Input data below:

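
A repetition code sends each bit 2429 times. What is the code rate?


Rate = k/n = 1/2429

1/2429


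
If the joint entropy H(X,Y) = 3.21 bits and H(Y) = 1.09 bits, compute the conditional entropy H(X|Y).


H(X|Y) = H(X,Y) - H(Y) = 3.21 - 1.09 = 2.12

2.12 bits


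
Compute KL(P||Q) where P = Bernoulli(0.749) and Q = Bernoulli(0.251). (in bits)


KL = p*log2(p/q) + (1-p)*log2((1-p)/(1-q)) = 0.749*log2(0.749/0.251) + 0.251*log2(0.251/0.749) = 0.7855

0.7855 bits


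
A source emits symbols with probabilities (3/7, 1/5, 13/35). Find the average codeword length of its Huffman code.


Huffman construction (repeatedly merge the two least-probable nodes; each merge adds 1 bit to every symbol beneath it): 1/5 + 13/35 = 4/7; 3/7 + 4/7 = 1. Resulting codeword lengths (in the order the probabilities were given): (1, 2, 2). L_avg = sum(p_i * l_i) = 3/7*1 + 1/5*2 + 13/35*2 = 11/7 = 1.5714

1.5714 bits


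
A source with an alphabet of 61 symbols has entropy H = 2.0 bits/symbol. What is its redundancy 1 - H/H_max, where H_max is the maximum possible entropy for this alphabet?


H_max = log2(K) = log2(61) = 5.9307 bits/symbol. Redundancy = 1 - H/H_max = 1 - 2.0/5.9307 = 1 - 0.3372 = 0.6628

0.6628


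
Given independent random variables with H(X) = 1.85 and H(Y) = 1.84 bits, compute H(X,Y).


For independent variables, H(X,Y) = H(X) + H(Y) = 1.85 + 1.84 = 3.69

3.69 bits


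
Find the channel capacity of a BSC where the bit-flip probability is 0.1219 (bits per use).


H(p) = -p*log2(p) - (1-p)*log2(1-p) = -0.1219*log2(0.1219) - 0.8781*log2(0.8781) = 0.370116 + 0.164681 = 0.5348. C = 1 - H(p) = 1 - 0.5348 = 0.4652

0.4652 bits


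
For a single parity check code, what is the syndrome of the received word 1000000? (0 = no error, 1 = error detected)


Syndrome = XOR of all bits = 1 XOR 0 XOR 0 XOR 0 XOR 0 XOR 0 XOR 0 = 1

1


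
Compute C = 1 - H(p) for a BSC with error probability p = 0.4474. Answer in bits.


H(p) = -p*log2(p) - (1-p)*log2(1-p) = -0.4474*log2(0.4474) - 0.5526*log2(0.5526) = 0.519146 + 0.472856 = 0.992. C = 1 - H(p) = 1 - 0.992 = 0.008

0.008 bits


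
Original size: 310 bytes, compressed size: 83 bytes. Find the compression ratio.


Ratio = original / compressed = 310 / 83 = 3.7349

3.7349


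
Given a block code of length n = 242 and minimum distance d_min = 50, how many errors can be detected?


Detection capability = d_min - 1 = 50 - 1 = 49

49 errors


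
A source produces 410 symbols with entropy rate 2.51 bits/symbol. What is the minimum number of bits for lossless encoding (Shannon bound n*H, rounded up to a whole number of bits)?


Minimum bits >= n * H = 410 * 2.51 = 1029.1, rounded up to a whole number of bits = 1030

1030 bits


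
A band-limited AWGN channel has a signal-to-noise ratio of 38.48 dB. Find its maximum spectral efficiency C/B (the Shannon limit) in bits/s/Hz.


SNR_linear = 10^(38.48/10) = 7046.9307; C/B = log2(1 + SNR_linear) = log2(1 + 7046.9307) = 12.783

12.783 bits/s/Hz


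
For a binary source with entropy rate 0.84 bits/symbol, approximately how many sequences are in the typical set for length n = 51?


log2|A_typical| = nH = 51 * 0.84 = 42.84, so |A_typical| ~ 2^42.84 = 7.873e+12

7.873e+12


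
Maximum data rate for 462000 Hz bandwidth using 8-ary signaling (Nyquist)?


Rate = 2 * B * log2(M) = 2 * 462000 * 3.0 = 2772000.0

2772000.0 bps


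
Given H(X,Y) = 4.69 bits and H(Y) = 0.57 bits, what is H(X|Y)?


H(X|Y) = H(X,Y) - H(Y) = 4.69 - 0.57 = 4.12

4.12 bits


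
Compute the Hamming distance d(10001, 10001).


Count differing positions: . . . . . = 0 differences

0


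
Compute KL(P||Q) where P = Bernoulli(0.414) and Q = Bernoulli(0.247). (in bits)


KL = p*log2(p/q) + (1-p)*log2((1-p)/(1-q)) = 0.414*log2(0.414/0.247) + 0.586*log2(0.586/0.753) = 0.0965

0.0965 bits


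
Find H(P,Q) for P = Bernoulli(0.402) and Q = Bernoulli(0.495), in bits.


H(P,Q) = -p*log2(q) - (1-p)*log2(1-q). -0.402*log2(0.495) = 0.407829; -0.598*log2(0.505) = 0.589416. H(P,Q) = 0.407829 + 0.589416 = 0.9972

0.9972 bits


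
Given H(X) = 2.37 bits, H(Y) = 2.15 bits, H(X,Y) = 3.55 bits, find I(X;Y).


I(X;Y) = H(X) + H(Y) - H(X,Y) = 2.37 + 2.15 - 3.55 = 0.97

0.97 bits


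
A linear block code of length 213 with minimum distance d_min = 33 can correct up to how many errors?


Correction capability = floor((d-1)/2) = floor((33-1)/2) = 16

16 errors


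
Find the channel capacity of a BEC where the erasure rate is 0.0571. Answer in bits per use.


C = 1 - epsilon = 1 - 0.0571 = 0.9429

0.9429 bits


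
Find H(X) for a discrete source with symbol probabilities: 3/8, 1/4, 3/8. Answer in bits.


H = -sum(p_i * log2(p_i)). Terms: -(3/8)*log2(3/8) = 0.530639; -(1/4)*log2(1/4) = 0.500000; -(3/8)*log2(3/8) = 0.530639. H = 0.530639 + 0.500000 + 0.530639 = 1.5613

1.5613 bits


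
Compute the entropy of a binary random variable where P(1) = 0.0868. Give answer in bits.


H = -p*log2(p) - (1-p)*log2(1-p). -0.0868*log2(0.0868) = 0.306071; -0.9132*log2(0.9132) = 0.119627. H = 0.306071 + 0.119627 = 0.4257

0.4257 bits


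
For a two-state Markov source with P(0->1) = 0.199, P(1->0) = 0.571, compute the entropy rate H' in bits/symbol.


Stationary distribution: pi_0 = p10/(p01+p10) = 0.7416, pi_1 = 0.2584. Entropy rate H' = pi_0*H(p01) + pi_1*H(p10) = 0.7416*0.7199 + 0.2584*0.9854 = 0.7885

0.7885 bits/symbol


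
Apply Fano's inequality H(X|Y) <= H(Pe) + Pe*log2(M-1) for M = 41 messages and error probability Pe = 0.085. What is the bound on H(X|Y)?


H(Pe) = -Pe*log2(Pe) - (1-Pe)*log2(1-Pe) = -0.085*log2(0.085) - 0.915*log2(0.915) = 0.302293 + 0.117263 = 0.4196. Pe*log2(M-1) = 0.085*log2(40) = 0.452364. Bound = H(Pe) + Pe*log2(M-1) = 0.302293 + 0.117263 + 0.452364 = 0.8719

0.8719 bits


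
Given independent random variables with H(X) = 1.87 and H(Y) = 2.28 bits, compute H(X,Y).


For independent variables, H(X,Y) = H(X) + H(Y) = 1.87 + 2.28 = 4.15

4.15 bits


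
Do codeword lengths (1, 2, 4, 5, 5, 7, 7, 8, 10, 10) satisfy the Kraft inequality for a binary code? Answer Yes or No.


Kraft sum = sum(2^(-l_i)) = 0.8965, need <= 1. Result: satisfied (a binary prefix-free code with these lengths exists)

Yes


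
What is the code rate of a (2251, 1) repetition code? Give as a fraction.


Rate = k/n = 1/2251

1/2251


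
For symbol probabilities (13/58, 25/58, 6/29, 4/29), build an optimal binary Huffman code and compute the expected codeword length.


Huffman construction (repeatedly merge the two least-probable nodes; each merge adds 1 bit to every symbol beneath it): 4/29 + 6/29 = 10/29; 13/58 + 10/29 = 33/58; 25/58 + 33/58 = 1. Resulting codeword lengths (in the order the probabilities were given): (2, 1, 3, 3). L_avg = sum(p_i * l_i) = 13/58*2 + 25/58*1 + 6/29*3 + 4/29*3 = 111/58 = 1.9138

1.9138 bits


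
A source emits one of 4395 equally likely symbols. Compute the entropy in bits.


H = log2(n) = log2(4395) = 12.1016

12.1016 bits


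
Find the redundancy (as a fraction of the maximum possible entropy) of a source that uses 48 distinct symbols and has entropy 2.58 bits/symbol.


H_max = log2(K) = log2(48) = 5.585 bits/symbol. Redundancy = 1 - H/H_max = 1 - 2.58/5.585 = 1 - 0.462 = 0.538

0.538


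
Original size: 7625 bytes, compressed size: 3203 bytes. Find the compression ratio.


Ratio = original / compressed = 7625 / 3203 = 2.3806

2.3806


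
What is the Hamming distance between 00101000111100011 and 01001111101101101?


Count differing positions: . ^ ^ . . ^ ^ ^ . ^ . . . ^ ^ ^ . = 9 differences

9


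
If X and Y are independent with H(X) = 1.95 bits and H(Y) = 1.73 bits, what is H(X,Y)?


For independent variables, H(X,Y) = H(X) + H(Y) = 1.95 + 1.73 = 3.68

3.68 bits


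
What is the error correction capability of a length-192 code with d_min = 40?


Correction capability = floor((d-1)/2) = floor((40-1)/2) = 19

19 errors


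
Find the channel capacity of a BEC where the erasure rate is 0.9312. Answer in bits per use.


C = 1 - epsilon = 1 - 0.9312 = 0.0688

0.0688 bits


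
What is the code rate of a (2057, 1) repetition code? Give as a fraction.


Rate = k/n = 1/2057

1/2057


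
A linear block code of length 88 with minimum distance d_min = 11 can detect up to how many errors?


Detection capability = d_min - 1 = 11 - 1 = 10

10 errors


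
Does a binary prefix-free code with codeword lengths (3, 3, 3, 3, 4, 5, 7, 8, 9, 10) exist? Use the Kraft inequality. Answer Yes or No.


Kraft sum = sum(2^(-l_i)) = 0.6084, need <= 1. Result: satisfied (a binary prefix-free code with these lengths exists)

Yes


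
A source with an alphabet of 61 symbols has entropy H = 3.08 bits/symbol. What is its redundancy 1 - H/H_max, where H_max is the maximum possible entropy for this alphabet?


H_max = log2(K) = log2(61) = 5.9307 bits/symbol. Redundancy = 1 - H/H_max = 1 - 3.08/5.9307 = 1 - 0.5193 = 0.4807

0.4807


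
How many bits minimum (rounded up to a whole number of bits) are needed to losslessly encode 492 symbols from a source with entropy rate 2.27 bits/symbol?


Minimum bits >= n * H = 492 * 2.27 = 1116.84, rounded up to a whole number of bits = 1117

1117 bits


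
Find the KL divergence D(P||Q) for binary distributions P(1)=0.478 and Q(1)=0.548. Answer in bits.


KL = p*log2(p/q) + (1-p)*log2((1-p)/(1-q)) = 0.478*log2(0.478/0.548) + 0.522*log2(0.522/0.452) = 0.0142

0.0142 bits


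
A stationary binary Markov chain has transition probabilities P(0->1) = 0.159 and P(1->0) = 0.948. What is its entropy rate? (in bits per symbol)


Stationary distribution: pi_0 = p10/(p01+p10) = 0.8564, pi_1 = 0.1436. Entropy rate H' = pi_0*H(p01) + pi_1*H(p10) = 0.8564*0.6319 + 0.1436*0.2948 = 0.5835

0.5835 bits/symbol


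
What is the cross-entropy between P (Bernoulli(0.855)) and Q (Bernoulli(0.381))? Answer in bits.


H(P,Q) = -p*log2(q) - (1-p)*log2(1-q). -0.855*log2(0.381) = 1.190277; -0.145*log2(0.619) = 0.100338. H(P,Q) = 1.190277 + 0.100338 = 1.2906

1.2906 bits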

End of Input data.

Task: Nothing but the lines from the line with "Find the KL" to the last line of the listing above should appear; please retype them exactly, both ends included.

Solution for this task:
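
Find the KL divergence D(P||Q) for binary distributions P(1)=0.478 and Q(1)=0.548. Answer in bits.


KL = p*log2(p/q) + (1-p)*log2((1-p)/(1-q)) = 0.478*log2(0.478/0.548) + 0.522*log2(0.522/0.452) = 0.0142

0.0142 bits


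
A stationary binary Markov chain has transition probabilities P(0->1) = 0.159 and P(1->0) = 0.948. What is its entropy rate? (in bits per symbol)


Stationary distribution: pi_0 = p10/(p01+p10) = 0.8564, pi_1 = 0.1436. Entropy rate H' = pi_0*H(p01) + pi_1*H(p10) = 0.8564*0.6319 + 0.1436*0.2948 = 0.5835

0.5835 bits/symbol


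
What is the cross-entropy between P (Bernoulli(0.855)) and Q (Bernoulli(0.381))? Answer in bits.


H(P,Q) = -p*log2(q) - (1-p)*log2(1-q). -0.855*log2(0.381) = 1.190277; -0.145*log2(0.619) = 0.100338. H(P,Q) = 1.190277 + 0.100338 = 1.2906

1.2906 bits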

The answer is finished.